---- Available data

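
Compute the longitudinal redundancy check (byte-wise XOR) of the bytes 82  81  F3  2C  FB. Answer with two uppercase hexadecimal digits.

27

XOR the bytes together:
  start with 0x82
  0x82 ⊕ 0x81 = 0x03
  0x03 ⊕ 0xF3 = 0xF0
  0xF0 ⊕ 0x2C = 0xDC
  0xDC ⊕ 0xFB = 0x27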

--------

### Goal of the exercise
What's needed is every entry, returned word for word.

### Answer section
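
Compute the longitudinal redundancy check (byte-wise XOR) of the bytes 82  81  F3  2C  FB. Answer with two uppercase hexadecimal digits.

27

XOR the bytes together:
  start with 0x82
  0x82 ⊕ 0x81 = 0x03
  0x03 ⊕ 0xF3 = 0xF0
  0xF0 ⊕ 0x2C = 0xDC
  0xDC ⊕ 0xFB = 0x27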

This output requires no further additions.